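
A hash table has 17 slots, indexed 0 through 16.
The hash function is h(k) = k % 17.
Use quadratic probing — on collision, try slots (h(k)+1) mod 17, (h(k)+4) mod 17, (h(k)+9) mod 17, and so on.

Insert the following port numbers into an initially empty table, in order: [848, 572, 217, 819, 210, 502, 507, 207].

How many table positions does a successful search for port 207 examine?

848: h=15 → slot 15
572: h=11 → slot 11
217: h=13 → slot 13
819: h=3 → slot 3
210: h=6 → slot 6
502: h=9 → slot 9
507: h=14 → slot 14
207: h=3, probe 3,4 → slot 4
Table: [-, -, -, 819, 207, -, 210, -, -, 502, -, 572, -, 217, 507, 848, -]
Lookup 207: h=3, probe 3,4 → found at 4.

2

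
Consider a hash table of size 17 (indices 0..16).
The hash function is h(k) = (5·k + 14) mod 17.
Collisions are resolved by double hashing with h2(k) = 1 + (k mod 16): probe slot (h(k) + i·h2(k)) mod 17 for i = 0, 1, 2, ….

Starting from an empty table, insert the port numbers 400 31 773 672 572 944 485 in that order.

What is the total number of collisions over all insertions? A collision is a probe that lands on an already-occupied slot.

400 hashes to 8; slot 8 is free -> place at 8.
31 hashes to 16; slot 16 is free -> place at 16.
773 hashes to 3; slot 3 is free -> place at 3.
672 hashes to 8, h2=1; 8 taken -> place at 9.
572 hashes to 1; slot 1 is free -> place at 1.
944 hashes to 8, h2=1; 8,9 taken -> place at 10.
485 hashes to 8, h2=6; 8 taken -> place at 14.
Table: [., 572, ., 773, ., ., ., ., 400, 672, 944, ., ., ., 485, ., 31]

4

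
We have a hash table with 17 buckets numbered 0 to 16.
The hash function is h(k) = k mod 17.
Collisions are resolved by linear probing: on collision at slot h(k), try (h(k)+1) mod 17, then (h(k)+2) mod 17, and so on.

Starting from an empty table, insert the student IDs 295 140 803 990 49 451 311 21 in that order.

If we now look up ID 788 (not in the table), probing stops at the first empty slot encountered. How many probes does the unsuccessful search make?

6

295 hashes to 6; slot 6 is free → place at 6.
140 hashes to 4; slot 4 is free → place at 4.
803 hashes to 4; 4 taken → place at 5.
990 hashes to 4; 4,5,6 taken → place at 7.
49 hashes to 15; slot 15 is free → place at 15.
451 hashes to 9; slot 9 is free → place at 9.
311 hashes to 5; 5,6,7 taken → place at 8.
21 hashes to 4; 4,5,6,7,8,9 taken → place at 10.
Table: [-, -, -, -, 140, 803, 295, 990, 311, 451, 21, -, -, -, -, 49, -]
Lookup 788: h=6, probe 6,7,8,9,10,11 → slot 11 empty, not found.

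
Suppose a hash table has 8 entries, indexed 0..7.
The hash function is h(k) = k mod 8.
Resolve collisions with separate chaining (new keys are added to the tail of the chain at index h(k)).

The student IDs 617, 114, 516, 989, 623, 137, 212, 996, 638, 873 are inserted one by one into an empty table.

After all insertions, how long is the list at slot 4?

Insert 617: h=1, bucket 1 empty → new chain.
Insert 114: h=2, bucket 2 empty → new chain.
Insert 516: h=4, bucket 4 empty → new chain.
Insert 989: h=5, bucket 5 empty → new chain.
Insert 623: h=7, bucket 7 empty → new chain.
Insert 137: h=1, bucket 1 nonempty → append to chain.
Insert 212: h=4, bucket 4 nonempty → append to chain.
Insert 996: h=4, bucket 4 nonempty → append to chain.
Insert 638: h=6, bucket 6 empty → new chain.
Insert 873: h=1, bucket 1 nonempty → append to chain.
Final buckets:
0: -
1: 617 -> 137 -> 873
2: 114
3: -
4: 516 -> 212 -> 996
5: 989
6: 638
7: 623

3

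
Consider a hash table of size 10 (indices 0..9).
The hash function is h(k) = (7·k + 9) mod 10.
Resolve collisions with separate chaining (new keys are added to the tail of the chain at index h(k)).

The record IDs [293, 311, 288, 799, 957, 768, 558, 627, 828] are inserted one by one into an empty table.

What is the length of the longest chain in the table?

293 -> bucket 0
311 -> bucket 6
288 -> bucket 5
799 -> bucket 2
957 -> bucket 8
768 -> bucket 5 (collision)
558 -> bucket 5 (collision)
627 -> bucket 8 (collision)
828 -> bucket 5 (collision)
Final buckets:
0: 293
1: ∅
2: 799
3: ∅
4: ∅
5: 288 -> 768 -> 558 -> 828
6: 311
7: ∅
8: 957 -> 627
9: ∅

4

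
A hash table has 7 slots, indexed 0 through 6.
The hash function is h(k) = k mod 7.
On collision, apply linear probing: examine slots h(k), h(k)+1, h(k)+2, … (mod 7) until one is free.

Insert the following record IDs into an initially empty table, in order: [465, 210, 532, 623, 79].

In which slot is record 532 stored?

1

465: h=3 -> slot 3
210: h=0 -> slot 0
532: h=0, probe 0,1 -> slot 1
623: h=0, probe 0,1,2 -> slot 2
79: h=2, probe 2,3,4 -> slot 4
Table: [210, 532, 623, 465, 79, ., .]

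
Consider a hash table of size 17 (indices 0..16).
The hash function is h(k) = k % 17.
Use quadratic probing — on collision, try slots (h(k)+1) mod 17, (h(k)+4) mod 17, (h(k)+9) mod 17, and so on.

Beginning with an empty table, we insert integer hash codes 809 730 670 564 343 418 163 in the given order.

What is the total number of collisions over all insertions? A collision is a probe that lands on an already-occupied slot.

809: h=10 → slot 10
730: h=16 → slot 16
670: h=7 → slot 7
564: h=3 → slot 3
343: h=3, probe 3,4 → slot 4
418: h=10, probe 10,11 → slot 11
163: h=10, probe 10,11,14 → slot 14
Table: [_, _, _, 564, 343, _, _, 670, _, _, 809, 418, _, _, 163, _, 730]

4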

* WORK TO COMPLETE: Write the entries out once more, exactly, without dropping a line.

* RESULT OF THE EXERCISE:
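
A hash table has 17 slots, indexed 0 through 16.
The hash function is h(k) = k % 17.
Use quadratic probing — on collision, try slots (h(k)+1) mod 17, (h(k)+4) mod 17, (h(k)+9) mod 17, and so on.

Insert the following port numbers into an initially empty table, in order: [848, 572, 217, 819, 210, 502, 507, 207].

How many table positions does a successful search for port 207 examine?

848: h=15 → slot 15
572: h=11 → slot 11
217: h=13 → slot 13
819: h=3 → slot 3
210: h=6 → slot 6
502: h=9 → slot 9
507: h=14 → slot 14
207: h=3, probe 3,4 → slot 4
Table: [-, -, -, 819, 207, -, 210, -, -, 502, -, 572, -, 217, 507, 848, -]
Lookup 207: h=3, probe 3,4 → found at 4.

2

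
Consider a hash table of size 17 (indices 0..16).
The hash function is h(k) = (5·k + 14) mod 17.
Collisions are resolved by double hashing with h2(k) = 1 + (k mod 16): probe slot (h(k) + i·h2(k)) mod 17 for i = 0, 1, 2, ….

Starting from an empty table, insert the port numbers 400 31 773 672 572 944 485 in that order.

What is the total number of collisions over all insertions? A collision is a probe that lands on an already-occupied slot.

400 hashes to 8; slot 8 is free -> place at 8.
31 hashes to 16; slot 16 is free -> place at 16.
773 hashes to 3; slot 3 is free -> place at 3.
672 hashes to 8, h2=1; 8 taken -> place at 9.
572 hashes to 1; slot 1 is free -> place at 1.
944 hashes to 8, h2=1; 8,9 taken -> place at 10.
485 hashes to 8, h2=6; 8 taken -> place at 14.
Table: [., 572, ., 773, ., ., ., ., 400, 672, 944, ., ., ., 485, ., 31]

4

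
We have a hash table with 17 buckets numbered 0 to 16.
The hash function is h(k) = k mod 17.
Collisions are resolved by linear probing: on collision at slot h(k), try (h(k)+1) mod 17, then (h(k)+2) mod 17, and so on.

Starting from an empty table, insert the student IDs 295 140 803 990 49 451 311 21 in that order.

If we now look up ID 788 (not in the table), probing stops at the first empty slot encountered. How many probes does the unsuccessful search make?

6

295 hashes to 6; slot 6 is free → place at 6.
140 hashes to 4; slot 4 is free → place at 4.
803 hashes to 4; 4 taken → place at 5.
990 hashes to 4; 4,5,6 taken → place at 7.
49 hashes to 15; slot 15 is free → place at 15.
451 hashes to 9; slot 9 is free → place at 9.
311 hashes to 5; 5,6,7 taken → place at 8.
21 hashes to 4; 4,5,6,7,8,9 taken → place at 10.
Table: [-, -, -, -, 140, 803, 295, 990, 311, 451, 21, -, -, -, -, 49, -]
Lookup 788: h=6, probe 6,7,8,9,10,11 → slot 11 empty, not found.

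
Suppose a hash table has 8 entries, indexed 0..7.
The hash function is h(k) = k mod 8.
Resolve collisions with separate chaining (new keys are added to the tail of the chain at index h(k)).

The student IDs 617, 114, 516, 989, 623, 137, 212, 996, 638, 873 are inserted one by one into an empty table.

After all insertions, how long is the list at slot 4?

Insert 617: h=1, bucket 1 empty → new chain.
Insert 114: h=2, bucket 2 empty → new chain.
Insert 516: h=4, bucket 4 empty → new chain.
Insert 989: h=5, bucket 5 empty → new chain.
Insert 623: h=7, bucket 7 empty → new chain.
Insert 137: h=1, bucket 1 nonempty → append to chain.
Insert 212: h=4, bucket 4 nonempty → append to chain.
Insert 996: h=4, bucket 4 nonempty → append to chain.
Insert 638: h=6, bucket 6 empty → new chain.
Insert 873: h=1, bucket 1 nonempty → append to chain.
Final buckets:
0: -
1: 617 -> 137 -> 873
2: 114
3: -
4: 516 -> 212 -> 996
5: 989
6: 638
7: 623

3

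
Consider a hash table of size 10 (indices 0..9).
The hash function is h(k) = (7·k + 9) mod 10.
Resolve collisions with separate chaining (new keys are added to the tail of the chain at index h(k)).

The record IDs [293, 311, 288, 799, 957, 768, 558, 627, 828] are inserted one by one into an empty table.

What is the length of the longest chain in the table?

293 -> bucket 0
311 -> bucket 6
288 -> bucket 5
799 -> bucket 2
957 -> bucket 8
768 -> bucket 5 (collision)
558 -> bucket 5 (collision)
627 -> bucket 8 (collision)
828 -> bucket 5 (collision)
Final buckets:
0: 293
1: ∅
2: 799
3: ∅
4: ∅
5: 288 -> 768 -> 558 -> 828
6: 311
7: ∅
8: 957 -> 627
9: ∅

4

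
A hash table has 7 slots, indexed 0 through 6.
The hash function is h(k) = k mod 7.
On collision, apply linear probing: examine slots h(k), h(k)+1, h(k)+2, … (mod 7) until one is free.

Insert the following record IDs into an initially empty table, in order: [465, 210, 532, 623, 79].

In which slot is record 532 stored?

1

465: h=3 -> slot 3
210: h=0 -> slot 0
532: h=0, probe 0,1 -> slot 1
623: h=0, probe 0,1,2 -> slot 2
79: h=2, probe 2,3,4 -> slot 4
Table: [210, 532, 623, 465, 79, ., .]

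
Consider a hash table of size 17 (indices 0..16).
The hash function is h(k) = k % 17.
Use quadratic probing — on collision, try slots (h(k)+1) mod 17, (h(k)+4) mod 17, (h(k)+9) mod 17, and so on.

Beginning with an empty table, we insert integer hash codes 809 730 670 564 343 418 163 in the given order.

What is the total number of collisions over all insertions? A collision is a probe that lands on an already-occupied slot.

809: h=10 → slot 10
730: h=16 → slot 16
670: h=7 → slot 7
564: h=3 → slot 3
343: h=3, probe 3,4 → slot 4
418: h=10, probe 10,11 → slot 11
163: h=10, probe 10,11,14 → slot 14
Table: [_, _, _, 564, 343, _, _, 670, _, _, 809, 418, _, _, 163, _, 730]

4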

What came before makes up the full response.